• **Stored data entries**
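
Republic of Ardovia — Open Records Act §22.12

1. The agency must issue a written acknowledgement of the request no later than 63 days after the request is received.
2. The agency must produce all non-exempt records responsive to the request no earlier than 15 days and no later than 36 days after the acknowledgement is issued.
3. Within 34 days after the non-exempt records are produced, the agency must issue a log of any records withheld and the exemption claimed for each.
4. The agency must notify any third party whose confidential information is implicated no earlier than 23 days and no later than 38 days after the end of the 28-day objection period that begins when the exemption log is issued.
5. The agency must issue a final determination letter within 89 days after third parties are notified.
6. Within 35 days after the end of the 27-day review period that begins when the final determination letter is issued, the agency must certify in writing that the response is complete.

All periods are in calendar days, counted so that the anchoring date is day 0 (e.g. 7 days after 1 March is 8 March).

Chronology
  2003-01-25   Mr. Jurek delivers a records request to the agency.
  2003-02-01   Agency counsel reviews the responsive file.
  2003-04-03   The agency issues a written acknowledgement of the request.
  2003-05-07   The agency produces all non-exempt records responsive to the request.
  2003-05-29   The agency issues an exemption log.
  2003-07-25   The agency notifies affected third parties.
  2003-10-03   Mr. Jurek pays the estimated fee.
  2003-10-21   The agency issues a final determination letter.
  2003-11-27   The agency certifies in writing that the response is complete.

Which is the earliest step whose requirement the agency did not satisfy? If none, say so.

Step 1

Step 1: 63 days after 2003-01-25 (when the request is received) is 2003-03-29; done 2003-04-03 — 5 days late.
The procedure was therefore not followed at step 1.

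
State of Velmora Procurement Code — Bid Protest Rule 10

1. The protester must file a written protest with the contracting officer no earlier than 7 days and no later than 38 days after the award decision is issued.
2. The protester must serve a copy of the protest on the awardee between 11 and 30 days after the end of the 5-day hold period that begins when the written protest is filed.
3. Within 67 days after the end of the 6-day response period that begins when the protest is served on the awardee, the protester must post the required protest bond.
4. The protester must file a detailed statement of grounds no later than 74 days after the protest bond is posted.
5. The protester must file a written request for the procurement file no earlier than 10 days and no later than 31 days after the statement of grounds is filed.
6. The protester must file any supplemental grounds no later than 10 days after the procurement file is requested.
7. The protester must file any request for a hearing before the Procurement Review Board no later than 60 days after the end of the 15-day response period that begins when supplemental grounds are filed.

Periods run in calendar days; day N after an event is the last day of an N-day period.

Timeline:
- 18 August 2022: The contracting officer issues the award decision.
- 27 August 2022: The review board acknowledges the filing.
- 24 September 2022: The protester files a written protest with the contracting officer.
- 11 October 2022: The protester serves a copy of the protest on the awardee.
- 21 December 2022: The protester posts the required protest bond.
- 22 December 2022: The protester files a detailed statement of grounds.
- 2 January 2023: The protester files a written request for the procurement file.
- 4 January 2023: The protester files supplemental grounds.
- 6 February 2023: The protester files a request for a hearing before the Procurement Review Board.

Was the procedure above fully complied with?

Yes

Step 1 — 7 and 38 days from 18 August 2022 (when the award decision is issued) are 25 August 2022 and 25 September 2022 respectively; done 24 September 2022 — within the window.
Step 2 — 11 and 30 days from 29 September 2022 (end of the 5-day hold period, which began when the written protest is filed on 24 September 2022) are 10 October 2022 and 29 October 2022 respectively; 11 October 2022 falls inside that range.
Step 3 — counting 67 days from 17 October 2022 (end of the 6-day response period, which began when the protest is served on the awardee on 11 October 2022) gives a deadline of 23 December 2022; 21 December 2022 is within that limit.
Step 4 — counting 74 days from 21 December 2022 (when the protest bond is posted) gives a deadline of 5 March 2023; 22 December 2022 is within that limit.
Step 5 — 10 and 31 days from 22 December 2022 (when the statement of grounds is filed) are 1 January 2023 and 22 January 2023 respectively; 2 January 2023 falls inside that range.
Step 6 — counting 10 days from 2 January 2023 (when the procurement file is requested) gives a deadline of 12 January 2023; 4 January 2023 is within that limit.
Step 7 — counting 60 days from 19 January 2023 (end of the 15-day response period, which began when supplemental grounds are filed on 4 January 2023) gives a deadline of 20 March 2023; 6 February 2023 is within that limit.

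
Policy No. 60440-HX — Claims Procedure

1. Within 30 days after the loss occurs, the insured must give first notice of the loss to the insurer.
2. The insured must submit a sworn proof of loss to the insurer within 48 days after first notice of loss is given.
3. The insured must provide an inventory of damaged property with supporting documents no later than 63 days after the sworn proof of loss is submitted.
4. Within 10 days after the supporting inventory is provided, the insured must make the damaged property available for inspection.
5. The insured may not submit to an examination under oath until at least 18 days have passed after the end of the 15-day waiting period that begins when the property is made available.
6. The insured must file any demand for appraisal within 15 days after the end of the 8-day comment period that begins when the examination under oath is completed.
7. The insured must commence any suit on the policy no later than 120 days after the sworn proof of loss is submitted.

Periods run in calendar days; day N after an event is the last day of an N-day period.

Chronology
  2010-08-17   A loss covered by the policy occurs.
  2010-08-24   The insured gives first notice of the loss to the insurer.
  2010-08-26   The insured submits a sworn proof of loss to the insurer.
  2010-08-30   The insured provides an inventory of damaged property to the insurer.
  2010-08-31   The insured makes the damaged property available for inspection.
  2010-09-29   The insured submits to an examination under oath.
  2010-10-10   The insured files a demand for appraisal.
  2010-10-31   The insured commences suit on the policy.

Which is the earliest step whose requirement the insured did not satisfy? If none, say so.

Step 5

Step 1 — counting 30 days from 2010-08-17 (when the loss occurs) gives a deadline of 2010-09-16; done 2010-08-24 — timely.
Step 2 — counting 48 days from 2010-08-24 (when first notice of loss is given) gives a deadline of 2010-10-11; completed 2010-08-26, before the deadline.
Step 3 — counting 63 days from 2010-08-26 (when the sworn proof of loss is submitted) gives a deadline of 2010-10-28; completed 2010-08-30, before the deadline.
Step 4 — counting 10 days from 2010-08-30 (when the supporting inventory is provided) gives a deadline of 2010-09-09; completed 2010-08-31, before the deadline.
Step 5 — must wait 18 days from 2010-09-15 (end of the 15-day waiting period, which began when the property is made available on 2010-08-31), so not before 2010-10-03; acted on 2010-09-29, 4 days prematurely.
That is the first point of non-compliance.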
--
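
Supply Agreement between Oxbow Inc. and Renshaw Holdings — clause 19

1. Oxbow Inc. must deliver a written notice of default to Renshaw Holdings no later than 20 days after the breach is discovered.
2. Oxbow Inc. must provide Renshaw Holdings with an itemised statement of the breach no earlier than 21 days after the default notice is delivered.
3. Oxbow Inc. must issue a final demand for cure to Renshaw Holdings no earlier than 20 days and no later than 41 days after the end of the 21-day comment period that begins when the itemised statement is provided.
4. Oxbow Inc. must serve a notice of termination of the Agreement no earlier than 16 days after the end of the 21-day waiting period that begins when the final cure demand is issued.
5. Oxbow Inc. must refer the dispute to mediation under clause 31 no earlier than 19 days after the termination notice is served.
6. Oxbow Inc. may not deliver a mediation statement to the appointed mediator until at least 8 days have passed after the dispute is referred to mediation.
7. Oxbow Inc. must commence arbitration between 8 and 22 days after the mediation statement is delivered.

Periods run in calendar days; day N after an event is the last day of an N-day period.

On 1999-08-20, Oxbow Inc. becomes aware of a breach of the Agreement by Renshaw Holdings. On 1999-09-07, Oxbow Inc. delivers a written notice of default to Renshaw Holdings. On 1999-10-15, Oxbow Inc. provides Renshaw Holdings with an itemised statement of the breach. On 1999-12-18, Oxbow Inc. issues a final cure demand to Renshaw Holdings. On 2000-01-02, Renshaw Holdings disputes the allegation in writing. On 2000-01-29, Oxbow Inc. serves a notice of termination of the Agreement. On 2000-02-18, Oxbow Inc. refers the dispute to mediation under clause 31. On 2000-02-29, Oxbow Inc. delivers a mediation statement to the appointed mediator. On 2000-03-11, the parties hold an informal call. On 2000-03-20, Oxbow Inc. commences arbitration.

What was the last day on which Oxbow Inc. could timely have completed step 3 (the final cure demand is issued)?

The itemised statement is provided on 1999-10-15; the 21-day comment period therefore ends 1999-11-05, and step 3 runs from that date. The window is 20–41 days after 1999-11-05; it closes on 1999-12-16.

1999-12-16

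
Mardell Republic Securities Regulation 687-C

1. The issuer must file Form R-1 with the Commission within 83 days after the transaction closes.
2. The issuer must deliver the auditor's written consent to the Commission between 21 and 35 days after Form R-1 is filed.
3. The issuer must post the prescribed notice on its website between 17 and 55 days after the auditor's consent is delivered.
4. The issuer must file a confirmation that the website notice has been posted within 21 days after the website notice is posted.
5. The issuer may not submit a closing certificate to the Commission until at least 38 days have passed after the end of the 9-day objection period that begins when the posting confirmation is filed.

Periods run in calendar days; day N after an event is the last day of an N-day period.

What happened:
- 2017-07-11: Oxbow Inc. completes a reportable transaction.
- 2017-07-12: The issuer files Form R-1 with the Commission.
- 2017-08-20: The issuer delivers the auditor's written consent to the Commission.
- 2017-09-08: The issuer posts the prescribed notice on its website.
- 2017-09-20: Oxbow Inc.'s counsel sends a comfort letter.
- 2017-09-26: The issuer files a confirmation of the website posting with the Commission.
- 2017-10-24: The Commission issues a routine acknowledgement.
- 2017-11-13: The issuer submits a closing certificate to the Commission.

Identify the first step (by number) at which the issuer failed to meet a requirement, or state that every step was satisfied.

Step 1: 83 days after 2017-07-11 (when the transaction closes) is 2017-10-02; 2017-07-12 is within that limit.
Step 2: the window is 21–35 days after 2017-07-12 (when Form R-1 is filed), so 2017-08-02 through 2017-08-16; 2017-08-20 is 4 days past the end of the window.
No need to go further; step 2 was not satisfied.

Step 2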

• **What the task asks**
The reply should consist solely of the lines above from the one that has "2. Oxbow Inc." through the one that has "On 1999-08-20, Oxbow", reproduced exactly.

• **Task answer**
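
2. Oxbow Inc. must provide Renshaw Holdings with an itemised statement of the breach no earlier than 21 days after the default notice is delivered.
3. Oxbow Inc. must issue a final demand for cure to Renshaw Holdings no earlier than 20 days and no later than 41 days after the end of the 21-day comment period that begins when the itemised statement is provided.
4. Oxbow Inc. must serve a notice of termination of the Agreement no earlier than 16 days after the end of the 21-day waiting period that begins when the final cure demand is issued.
5. Oxbow Inc. must refer the dispute to mediation under clause 31 no earlier than 19 days after the termination notice is served.
6. Oxbow Inc. may not deliver a mediation statement to the appointed mediator until at least 8 days have passed after the dispute is referred to mediation.
7. Oxbow Inc. must commence arbitration between 8 and 22 days after the mediation statement is delivered.

Periods run in calendar days; day N after an event is the last day of an N-day period.

On 1999-08-20, Oxbow Inc. becomes aware of a breach of the Agreement by Renshaw Holdings. On 1999-09-07, Oxbow Inc. delivers a written notice of default to Renshaw Holdings. On 1999-10-15, Oxbow Inc. provides Renshaw Holdings with an itemised statement of the breach. On 1999-12-18, Oxbow Inc. issues a final cure demand to Renshaw Holdings. On 2000-01-02, Renshaw Holdings disputes the allegation in writing. On 2000-01-29, Oxbow Inc. serves a notice of termination of the Agreement. On 2000-02-18, Oxbow Inc. refers the dispute to mediation under clause 31. On 2000-02-29, Oxbow Inc. delivers a mediation statement to the appointed mediator. On 2000-03-11, the parties hold an informal call. On 2000-03-20, Oxbow Inc. commences arbitration.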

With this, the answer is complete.